Entries supplied:

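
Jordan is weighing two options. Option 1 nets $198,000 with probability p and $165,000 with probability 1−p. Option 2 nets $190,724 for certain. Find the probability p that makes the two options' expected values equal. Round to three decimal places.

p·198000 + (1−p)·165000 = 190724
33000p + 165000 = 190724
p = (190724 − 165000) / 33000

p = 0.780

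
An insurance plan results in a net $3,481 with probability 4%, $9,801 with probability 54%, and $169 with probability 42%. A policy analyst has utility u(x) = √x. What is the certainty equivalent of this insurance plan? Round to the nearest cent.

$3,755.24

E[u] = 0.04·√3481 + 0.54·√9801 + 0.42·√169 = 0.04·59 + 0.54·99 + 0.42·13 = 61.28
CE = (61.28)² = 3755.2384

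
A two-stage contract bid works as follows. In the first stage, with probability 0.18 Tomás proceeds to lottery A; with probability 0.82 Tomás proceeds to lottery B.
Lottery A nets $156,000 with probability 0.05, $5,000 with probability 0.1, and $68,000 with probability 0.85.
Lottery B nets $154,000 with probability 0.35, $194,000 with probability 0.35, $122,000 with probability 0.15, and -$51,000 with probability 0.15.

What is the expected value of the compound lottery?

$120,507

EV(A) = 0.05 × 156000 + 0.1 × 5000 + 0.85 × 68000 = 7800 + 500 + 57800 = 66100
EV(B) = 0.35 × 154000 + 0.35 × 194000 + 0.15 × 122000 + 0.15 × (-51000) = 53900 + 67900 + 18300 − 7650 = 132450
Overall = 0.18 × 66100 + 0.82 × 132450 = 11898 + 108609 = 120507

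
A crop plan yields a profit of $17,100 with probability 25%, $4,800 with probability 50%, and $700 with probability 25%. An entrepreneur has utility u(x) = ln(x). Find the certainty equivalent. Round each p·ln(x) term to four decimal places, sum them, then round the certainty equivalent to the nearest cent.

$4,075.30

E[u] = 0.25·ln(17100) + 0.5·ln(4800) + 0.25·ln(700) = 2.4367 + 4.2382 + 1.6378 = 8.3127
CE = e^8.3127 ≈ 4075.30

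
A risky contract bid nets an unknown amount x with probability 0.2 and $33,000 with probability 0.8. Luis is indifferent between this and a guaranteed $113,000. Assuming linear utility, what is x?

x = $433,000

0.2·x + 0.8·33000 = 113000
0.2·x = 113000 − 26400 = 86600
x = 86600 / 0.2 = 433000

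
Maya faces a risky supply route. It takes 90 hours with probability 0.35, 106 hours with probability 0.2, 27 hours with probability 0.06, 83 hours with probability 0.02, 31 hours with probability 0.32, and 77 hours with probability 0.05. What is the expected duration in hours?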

Task brief:
Your reply must be a faithful copy of each entry above.

Exercise answer:
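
Jordan is weighing two options. Option 1 nets $198,000 with probability p and $165,000 with probability 1−p. Option 2 nets $190,724 for certain. Find the probability p that makes the two options' expected values equal. Round to three decimal places.

p·198000 + (1−p)·165000 = 190724
33000p + 165000 = 190724
p = (190724 − 165000) / 33000

p = 0.780

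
An insurance plan results in a net $3,481 with probability 4%, $9,801 with probability 54%, and $169 with probability 42%. A policy analyst has utility u(x) = √x. What is the certainty equivalent of this insurance plan? Round to the nearest cent.

$3,755.24

E[u] = 0.04·√3481 + 0.54·√9801 + 0.42·√169 = 0.04·59 + 0.54·99 + 0.42·13 = 61.28
CE = (61.28)² = 3755.2384

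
A two-stage contract bid works as follows. In the first stage, with probability 0.18 Tomás proceeds to lottery A; with probability 0.82 Tomás proceeds to lottery B.
Lottery A nets $156,000 with probability 0.05, $5,000 with probability 0.1, and $68,000 with probability 0.85.
Lottery B nets $154,000 with probability 0.35, $194,000 with probability 0.35, $122,000 with probability 0.15, and -$51,000 with probability 0.15.

What is the expected value of the compound lottery?

$120,507

EV(A) = 0.05 × 156000 + 0.1 × 5000 + 0.85 × 68000 = 7800 + 500 + 57800 = 66100
EV(B) = 0.35 × 154000 + 0.35 × 194000 + 0.15 × 122000 + 0.15 × (-51000) = 53900 + 67900 + 18300 − 7650 = 132450
Overall = 0.18 × 66100 + 0.82 × 132450 = 11898 + 108609 = 120507

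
A crop plan yields a profit of $17,100 with probability 25%, $4,800 with probability 50%, and $700 with probability 25%. An entrepreneur has utility u(x) = ln(x). Find the certainty equivalent. Round each p·ln(x) term to four decimal places, sum them, then round the certainty equivalent to the nearest cent.

$4,075.30

E[u] = 0.25·ln(17100) + 0.5·ln(4800) + 0.25·ln(700) = 2.4367 + 4.2382 + 1.6378 = 8.3127
CE = e^8.3127 ≈ 4075.30

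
A risky contract bid nets an unknown amount x with probability 0.2 and $33,000 with probability 0.8. Luis is indifferent between this and a guaranteed $113,000. Assuming linear utility, what is x?

x = $433,000

0.2·x + 0.8·33000 = 113000
0.2·x = 113000 − 26400 = 86600
x = 86600 / 0.2 = 433000

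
Maya faces a risky supply route. It takes 90 hours with probability 0.35, 106 hours with probability 0.2, 27 hours with probability 0.06, 83 hours with probability 0.02, 31 hours with probability 0.32, and 77 hours with probability 0.05. What is the expected duration in hours?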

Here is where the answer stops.